Start of Block

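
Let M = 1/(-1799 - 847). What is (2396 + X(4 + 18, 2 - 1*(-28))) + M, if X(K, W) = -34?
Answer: 6249851/2646 ≈ 2362.0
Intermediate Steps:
M = -1/2646 (M = 1/(-2646) = -1/2646 ≈ -0.00037793)
(2396 + X(4 + 18, 2 - 1*(-28))) + M = (2396 - 34) - 1/2646 = 2362 - 1/2646 = 6249851/2646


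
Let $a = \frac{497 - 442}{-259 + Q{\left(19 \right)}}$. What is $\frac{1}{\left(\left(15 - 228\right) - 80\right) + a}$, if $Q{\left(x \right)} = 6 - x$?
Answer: $- \frac{272}{79751} \approx -0.0034106$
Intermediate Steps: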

End of Block

Scan the material above. Copy each line where "What" occurs.

▶ _Written response_:
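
Let M = 1/(-1799 - 847). What is (2396 + X(4 + 18, 2 - 1*(-28))) + M, if X(K, W) = -34?
Let $a = \frac{497 - 442}{-259 + Q{\left(19 \right)}}$. What is $\frac{1}{\left(\left(15 - 228\right) - 80\right) + a}$, if $Q{\left(x \right)} = 6 - x$?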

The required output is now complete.